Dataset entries
________

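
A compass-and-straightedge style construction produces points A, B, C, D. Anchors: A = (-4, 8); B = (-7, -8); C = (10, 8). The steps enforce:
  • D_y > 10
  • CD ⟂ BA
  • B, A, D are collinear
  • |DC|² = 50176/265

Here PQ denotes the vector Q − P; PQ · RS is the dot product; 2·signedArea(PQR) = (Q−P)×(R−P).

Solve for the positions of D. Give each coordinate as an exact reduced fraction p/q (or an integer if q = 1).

1. D_x = -934/265  [B, A, D are collinear ∩ CD ⟂ BA]
2. D_y = 2792/265  [B, A, D are collinear ∩ CD ⟂ BA]
   → D = (-934/265, 2792/265)

D = (-934/265, 2792/265)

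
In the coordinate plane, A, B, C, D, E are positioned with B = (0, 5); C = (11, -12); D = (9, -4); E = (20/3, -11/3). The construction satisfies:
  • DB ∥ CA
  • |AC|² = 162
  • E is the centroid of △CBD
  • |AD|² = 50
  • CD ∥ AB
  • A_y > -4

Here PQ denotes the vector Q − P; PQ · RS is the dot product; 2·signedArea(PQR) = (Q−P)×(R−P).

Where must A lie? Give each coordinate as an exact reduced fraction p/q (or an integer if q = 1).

A = (2, -3)

1. A_x = 2  [CD ∥ AB ∩ DB ∥ CA]
2. A_y = -3  [CD ∥ AB ∩ DB ∥ CA]
   → A = (2, -3)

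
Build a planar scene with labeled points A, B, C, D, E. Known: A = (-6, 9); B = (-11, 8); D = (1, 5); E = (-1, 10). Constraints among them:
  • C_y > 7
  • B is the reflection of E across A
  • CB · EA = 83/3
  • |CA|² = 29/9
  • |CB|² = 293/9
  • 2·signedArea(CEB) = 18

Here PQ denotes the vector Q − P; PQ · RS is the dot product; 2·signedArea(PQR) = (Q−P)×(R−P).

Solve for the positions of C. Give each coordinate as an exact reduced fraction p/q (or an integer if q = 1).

1. C_x = -16/3  [CB · EA = 83/3 ∩ 2·signedArea(CEB) = 18]
2. C_y = 22/3  [CB · EA = 83/3 ∩ 2·signedArea(CEB) = 18]
   → C = (-16/3, 22/3)

C = (-16/3, 22/3)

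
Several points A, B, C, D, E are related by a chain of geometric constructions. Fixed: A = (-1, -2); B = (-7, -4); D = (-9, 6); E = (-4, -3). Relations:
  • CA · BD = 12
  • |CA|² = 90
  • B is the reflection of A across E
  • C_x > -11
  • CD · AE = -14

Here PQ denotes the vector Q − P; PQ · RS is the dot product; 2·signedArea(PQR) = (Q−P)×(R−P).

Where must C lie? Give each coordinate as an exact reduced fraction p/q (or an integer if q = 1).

1. C_x = -10  [CD · AE = -14 ∩ CA · BD = 12]
2. C_y = -5  [CD · AE = -14 ∩ CA · BD = 12]
   → C = (-10, -5)

C = (-10, -5)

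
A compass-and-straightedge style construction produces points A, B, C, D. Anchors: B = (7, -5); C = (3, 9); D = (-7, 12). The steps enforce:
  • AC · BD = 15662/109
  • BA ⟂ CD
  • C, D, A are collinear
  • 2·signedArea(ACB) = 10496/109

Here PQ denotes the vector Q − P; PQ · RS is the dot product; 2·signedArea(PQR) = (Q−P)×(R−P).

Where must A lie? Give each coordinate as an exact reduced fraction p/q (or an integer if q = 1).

1. A_x = 1147/109  [C, D, A are collinear ∩ BA ⟂ CD]
2. A_y = 735/109  [C, D, A are collinear ∩ BA ⟂ CD]
   → A = (1147/109, 735/109)

A = (1147/109, 735/109)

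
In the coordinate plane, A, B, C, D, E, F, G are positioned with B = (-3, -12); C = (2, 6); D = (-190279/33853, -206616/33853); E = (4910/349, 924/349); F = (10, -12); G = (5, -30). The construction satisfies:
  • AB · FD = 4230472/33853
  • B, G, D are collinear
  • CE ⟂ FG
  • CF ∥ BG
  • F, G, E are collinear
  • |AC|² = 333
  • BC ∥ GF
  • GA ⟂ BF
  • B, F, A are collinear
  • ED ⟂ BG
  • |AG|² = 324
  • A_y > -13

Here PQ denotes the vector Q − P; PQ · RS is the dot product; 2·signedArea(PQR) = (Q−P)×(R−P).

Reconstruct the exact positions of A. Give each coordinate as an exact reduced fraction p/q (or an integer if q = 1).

A = (5, -12)

1. A_x = 5  [B, F, A are collinear ∩ GA ⟂ BF]
2. A_y = -12  [B, F, A are collinear ∩ GA ⟂ BF]
   → A = (5, -12)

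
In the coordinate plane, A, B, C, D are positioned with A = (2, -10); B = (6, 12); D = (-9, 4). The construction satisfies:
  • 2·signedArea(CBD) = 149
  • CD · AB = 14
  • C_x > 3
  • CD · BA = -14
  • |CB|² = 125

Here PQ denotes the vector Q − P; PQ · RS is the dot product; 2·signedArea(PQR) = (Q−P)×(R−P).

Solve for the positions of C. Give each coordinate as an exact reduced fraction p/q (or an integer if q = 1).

C = (4, 1)

1. C_x = 4  [CD · AB = 14 ∩ 2·signedArea(CBD) = 149]
2. C_y = 1  [CD · AB = 14 ∩ 2·signedArea(CBD) = 149]
   → C = (4, 1)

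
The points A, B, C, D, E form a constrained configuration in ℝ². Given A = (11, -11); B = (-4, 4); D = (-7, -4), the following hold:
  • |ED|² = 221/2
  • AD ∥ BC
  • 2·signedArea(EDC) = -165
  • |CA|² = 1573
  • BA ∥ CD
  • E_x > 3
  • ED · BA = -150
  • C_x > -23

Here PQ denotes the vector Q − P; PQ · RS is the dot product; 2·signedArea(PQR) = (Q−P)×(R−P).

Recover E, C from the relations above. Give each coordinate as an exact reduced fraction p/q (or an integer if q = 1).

1. E_x = 7/2  [line -15·x + 15·y + 105 = 0 ∩ |ED|² = 221/2]
2. E_y = -7/2  [line -15·x + 15·y + 105 = 0 ∩ |ED|² = 221/2]
   → E = (7/2, -7/2)
3. C_x = -22  [2·signedArea(EDC) = -165 ∩ BA ∥ CD]
4. C_y = 11  [2·signedArea(EDC) = -165 ∩ BA ∥ CD]
   → C = (-22, 11)

C = (-22, 11)
E = (7/2, -7/2)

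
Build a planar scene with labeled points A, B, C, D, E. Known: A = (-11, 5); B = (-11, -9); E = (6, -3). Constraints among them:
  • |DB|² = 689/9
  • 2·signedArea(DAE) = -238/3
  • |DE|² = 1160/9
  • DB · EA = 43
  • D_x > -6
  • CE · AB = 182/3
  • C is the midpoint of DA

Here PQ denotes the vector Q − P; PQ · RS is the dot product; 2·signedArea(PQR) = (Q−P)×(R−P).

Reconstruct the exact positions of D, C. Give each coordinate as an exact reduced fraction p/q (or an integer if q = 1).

1. D_x = -16/3  [2·signedArea(DAE) = -238/3 ∩ DB · EA = 43]
2. D_y = -7/3  [2·signedArea(DAE) = -238/3 ∩ DB · EA = 43]
   → D = (-16/3, -7/3)
3. C_x = -49/6  [C is the midpoint of DA]
4. C_y = 4/3  [C is the midpoint of DA]
   → C = (-49/6, 4/3)

C = (-49/6, 4/3)
D = (-16/3, -7/3)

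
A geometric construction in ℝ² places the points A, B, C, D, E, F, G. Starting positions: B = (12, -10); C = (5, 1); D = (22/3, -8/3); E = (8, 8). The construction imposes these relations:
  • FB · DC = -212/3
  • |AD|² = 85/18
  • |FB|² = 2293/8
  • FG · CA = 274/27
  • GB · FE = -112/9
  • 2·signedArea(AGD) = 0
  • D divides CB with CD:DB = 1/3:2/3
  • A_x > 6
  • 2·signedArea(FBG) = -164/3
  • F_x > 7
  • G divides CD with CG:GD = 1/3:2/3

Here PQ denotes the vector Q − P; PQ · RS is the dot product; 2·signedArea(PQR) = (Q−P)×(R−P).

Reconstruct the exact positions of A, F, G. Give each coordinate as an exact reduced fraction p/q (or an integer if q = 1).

1. F_x = 29/4  [line 7/3·x + -11/3·y + 6 = 0 ∩ |FB|² = 2293/8]
2. F_y = 25/4  [line 7/3·x + -11/3·y + 6 = 0 ∩ |FB|² = 2293/8]
   → F = (29/4, 25/4)
3. G_x = 52/9  [G divides CD with CG:GD = 1/3:2/3]
4. G_y = -2/9  [G divides CD with CG:GD = 1/3:2/3]
   → G = (52/9, -2/9)
5. A_x = 37/6  [2·signedArea(AGD) = 0 ∩ FG · CA = 274/27]
6. A_y = -5/6  [2·signedArea(AGD) = 0 ∩ FG · CA = 274/27]
   → A = (37/6, -5/6)

A = (37/6, -5/6)
F = (29/4, 25/4)
G = (52/9, -2/9)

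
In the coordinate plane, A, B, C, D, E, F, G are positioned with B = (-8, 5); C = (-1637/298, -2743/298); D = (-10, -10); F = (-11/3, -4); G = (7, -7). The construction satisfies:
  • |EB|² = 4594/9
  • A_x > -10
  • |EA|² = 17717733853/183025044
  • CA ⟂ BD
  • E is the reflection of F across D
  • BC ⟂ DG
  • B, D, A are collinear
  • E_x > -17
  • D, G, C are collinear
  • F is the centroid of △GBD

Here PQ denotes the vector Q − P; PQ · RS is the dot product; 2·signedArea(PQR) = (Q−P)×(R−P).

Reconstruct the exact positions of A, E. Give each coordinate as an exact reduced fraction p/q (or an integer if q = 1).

1. A_x = -334969/34121  [B, D, A are collinear ∩ CA ⟂ BD]
2. A_y = -588805/68242  [B, D, A are collinear ∩ CA ⟂ BD]
   → A = (-334969/34121, -588805/68242)
3. E_x = -49/3  [E is the reflection of F across D]
4. E_y = -16  [E is the reflection of F across D]
   → E = (-49/3, -16)

A = (-334969/34121, -588805/68242)
E = (-49/3, -16)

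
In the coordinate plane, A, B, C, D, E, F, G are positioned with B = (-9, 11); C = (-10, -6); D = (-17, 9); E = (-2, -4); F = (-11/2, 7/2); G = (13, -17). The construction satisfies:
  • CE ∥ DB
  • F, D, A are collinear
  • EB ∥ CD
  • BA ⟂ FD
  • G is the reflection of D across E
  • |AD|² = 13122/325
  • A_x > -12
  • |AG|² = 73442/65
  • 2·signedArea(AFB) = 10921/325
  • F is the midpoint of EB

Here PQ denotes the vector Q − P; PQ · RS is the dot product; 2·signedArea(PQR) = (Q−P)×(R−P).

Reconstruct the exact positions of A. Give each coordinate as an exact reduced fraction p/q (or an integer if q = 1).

1. A_x = -3662/325  [F, D, A are collinear ∩ BA ⟂ FD]
2. A_y = 2034/325  [F, D, A are collinear ∩ BA ⟂ FD]
   → A = (-3662/325, 2034/325)

A = (-3662/325, 2034/325)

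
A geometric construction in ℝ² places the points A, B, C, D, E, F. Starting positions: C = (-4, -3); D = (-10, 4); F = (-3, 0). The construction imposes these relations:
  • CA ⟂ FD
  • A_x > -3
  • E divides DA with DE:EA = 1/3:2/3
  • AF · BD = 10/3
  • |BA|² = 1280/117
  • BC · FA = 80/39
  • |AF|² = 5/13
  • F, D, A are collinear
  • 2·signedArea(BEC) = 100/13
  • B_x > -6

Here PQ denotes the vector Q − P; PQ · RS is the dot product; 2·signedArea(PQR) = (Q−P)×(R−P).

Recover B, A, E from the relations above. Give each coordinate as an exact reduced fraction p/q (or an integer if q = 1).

A = (-32/13, -4/13)
B = (-16/3, 4/3)
E = (-292/39, 100/39)

1. A_x = -32/13  [F, D, A are collinear ∩ CA ⟂ FD]
2. A_y = -4/13  [F, D, A are collinear ∩ CA ⟂ FD]
   → A = (-32/13, -4/13)
3. E_x = -292/39  [E divides DA with DE:EA = 1/3:2/3]
4. E_y = 100/39  [E divides DA with DE:EA = 1/3:2/3]
   → E = (-292/39, 100/39)
5. B_x = -16/3  [2·signedArea(BEC) = 100/13 ∩ BC · FA = 80/39]
6. B_y = 4/3  [2·signedArea(BEC) = 100/13 ∩ BC · FA = 80/39]
   → B = (-16/3, 4/3)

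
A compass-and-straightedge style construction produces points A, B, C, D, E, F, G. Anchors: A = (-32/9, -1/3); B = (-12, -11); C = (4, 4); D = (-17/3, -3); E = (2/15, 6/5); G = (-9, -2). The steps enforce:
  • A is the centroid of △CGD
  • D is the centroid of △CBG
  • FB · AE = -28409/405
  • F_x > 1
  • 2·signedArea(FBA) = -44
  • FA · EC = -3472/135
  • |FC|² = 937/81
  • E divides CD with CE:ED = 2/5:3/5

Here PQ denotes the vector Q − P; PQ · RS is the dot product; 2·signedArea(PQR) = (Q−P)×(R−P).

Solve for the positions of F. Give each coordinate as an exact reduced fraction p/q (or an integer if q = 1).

1. F_x = 17/9  [FA · EC = -3472/135 ∩ 2·signedArea(FBA) = -44]
2. F_y = 4/3  [FA · EC = -3472/135 ∩ 2·signedArea(FBA) = -44]
   → F = (17/9, 4/3)

F = (17/9, 4/3)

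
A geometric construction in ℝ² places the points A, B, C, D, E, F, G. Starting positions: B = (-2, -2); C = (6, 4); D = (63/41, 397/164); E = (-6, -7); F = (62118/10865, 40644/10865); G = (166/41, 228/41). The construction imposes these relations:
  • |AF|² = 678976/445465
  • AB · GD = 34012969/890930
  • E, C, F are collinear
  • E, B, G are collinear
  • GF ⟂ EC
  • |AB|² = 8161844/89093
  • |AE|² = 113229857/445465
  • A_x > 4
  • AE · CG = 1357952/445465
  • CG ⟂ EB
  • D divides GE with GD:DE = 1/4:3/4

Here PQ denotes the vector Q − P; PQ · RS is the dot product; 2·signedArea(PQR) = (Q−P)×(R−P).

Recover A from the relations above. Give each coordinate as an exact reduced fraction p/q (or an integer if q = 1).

A = (1294/265, 50532/10865)

1. A_x = 1294/265  [AE · CG = 1357952/445465 ∩ AB · GD = 34012969/890930]
2. A_y = 50532/10865  [AE · CG = 1357952/445465 ∩ AB · GD = 34012969/890930]
   → A = (1294/265, 50532/10865)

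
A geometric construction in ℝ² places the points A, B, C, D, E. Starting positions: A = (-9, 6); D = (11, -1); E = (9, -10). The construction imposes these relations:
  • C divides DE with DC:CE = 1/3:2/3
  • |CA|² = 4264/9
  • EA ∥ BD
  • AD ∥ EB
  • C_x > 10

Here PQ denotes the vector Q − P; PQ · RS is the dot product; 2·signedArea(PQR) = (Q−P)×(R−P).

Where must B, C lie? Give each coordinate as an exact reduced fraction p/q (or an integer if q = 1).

B = (29, -17)
C = (31/3, -4)

1. B_x = 29  [EA ∥ BD ∩ AD ∥ EB]
2. B_y = -17  [EA ∥ BD ∩ AD ∥ EB]
   → B = (29, -17)
3. C_x = 31/3  [C divides DE with DC:CE = 1/3:2/3]
4. C_y = -4  [C divides DE with DC:CE = 1/3:2/3]
   → C = (31/3, -4)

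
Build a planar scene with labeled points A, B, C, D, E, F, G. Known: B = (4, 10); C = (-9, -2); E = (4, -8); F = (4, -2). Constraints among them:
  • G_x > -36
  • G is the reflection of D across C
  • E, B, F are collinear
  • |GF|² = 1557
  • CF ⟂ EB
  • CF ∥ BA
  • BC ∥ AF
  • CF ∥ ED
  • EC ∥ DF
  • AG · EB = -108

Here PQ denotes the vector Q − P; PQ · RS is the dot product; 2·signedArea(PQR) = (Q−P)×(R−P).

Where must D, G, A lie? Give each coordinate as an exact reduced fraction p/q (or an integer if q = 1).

A = (17, 10)
D = (17, -8)
G = (-35, 4)

1. D_x = 17  [EC ∥ DF ∩ CF ∥ ED]
2. D_y = -8  [EC ∥ DF ∩ CF ∥ ED]
   → D = (17, -8)
3. G_x = -35  [G is the reflection of D across C]
4. G_y = 4  [G is the reflection of D across C]
   → G = (-35, 4)
5. A_x = 17  [BC ∥ AF ∩ CF ∥ BA]
6. A_y = 10  [BC ∥ AF ∩ CF ∥ BA]
   → A = (17, 10)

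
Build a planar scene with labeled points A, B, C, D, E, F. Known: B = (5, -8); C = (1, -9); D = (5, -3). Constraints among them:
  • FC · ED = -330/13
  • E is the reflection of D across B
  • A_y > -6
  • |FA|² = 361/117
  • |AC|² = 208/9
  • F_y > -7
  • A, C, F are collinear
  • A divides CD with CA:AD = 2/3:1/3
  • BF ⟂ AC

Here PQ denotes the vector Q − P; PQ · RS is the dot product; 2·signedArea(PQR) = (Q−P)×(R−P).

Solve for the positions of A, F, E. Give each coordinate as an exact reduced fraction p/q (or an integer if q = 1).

1. A_x = 11/3  [A divides CD with CA:AD = 2/3:1/3]
2. A_y = -5  [A divides CD with CA:AD = 2/3:1/3]
   → A = (11/3, -5)
3. F_x = 35/13  [A, C, F are collinear ∩ BF ⟂ AC]
4. F_y = -84/13  [A, C, F are collinear ∩ BF ⟂ AC]
   → F = (35/13, -84/13)
5. E_x = 5  [E is the reflection of D across B]
6. E_y = -13  [E is the reflection of D across B]
   → E = (5, -13)

A = (11/3, -5)
E = (5, -13)
F = (35/13, -84/13)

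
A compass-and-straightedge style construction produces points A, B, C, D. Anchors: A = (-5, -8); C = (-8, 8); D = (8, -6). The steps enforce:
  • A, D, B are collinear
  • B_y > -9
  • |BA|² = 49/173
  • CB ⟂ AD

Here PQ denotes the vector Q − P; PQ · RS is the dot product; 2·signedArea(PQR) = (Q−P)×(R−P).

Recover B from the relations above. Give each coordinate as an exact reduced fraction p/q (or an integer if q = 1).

B = (-956/173, -1398/173)

1. B_x = -956/173  [A, D, B are collinear ∩ CB ⟂ AD]
2. B_y = -1398/173  [A, D, B are collinear ∩ CB ⟂ AD]
   → B = (-956/173, -1398/173)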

________

ASSIGNED TASK:
Go through the entries above, and wherever a line holds the word "straightedge", copy that line.

RESULT OF THE EXERCISE:
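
A compass-and-straightedge style construction produces points A, B, C, D. Anchors: A = (-4, 8); B = (-7, -8); C = (10, 8). The steps enforce:
A compass-and-straightedge style construction produces points A, B, C, D. Anchors: B = (7, -5); C = (3, 9); D = (-7, 12). The steps enforce:
A compass-and-straightedge style construction produces points A, B, C, D, E, F, G. Anchors: A = (-32/9, -1/3); B = (-12, -11); C = (4, 4); D = (-17/3, -3); E = (2/15, 6/5); G = (-9, -2). The steps enforce:
A compass-and-straightedge style construction produces points A, B, C, D. Anchors: A = (-5, -8); C = (-8, 8); D = (8, -6). The steps enforce: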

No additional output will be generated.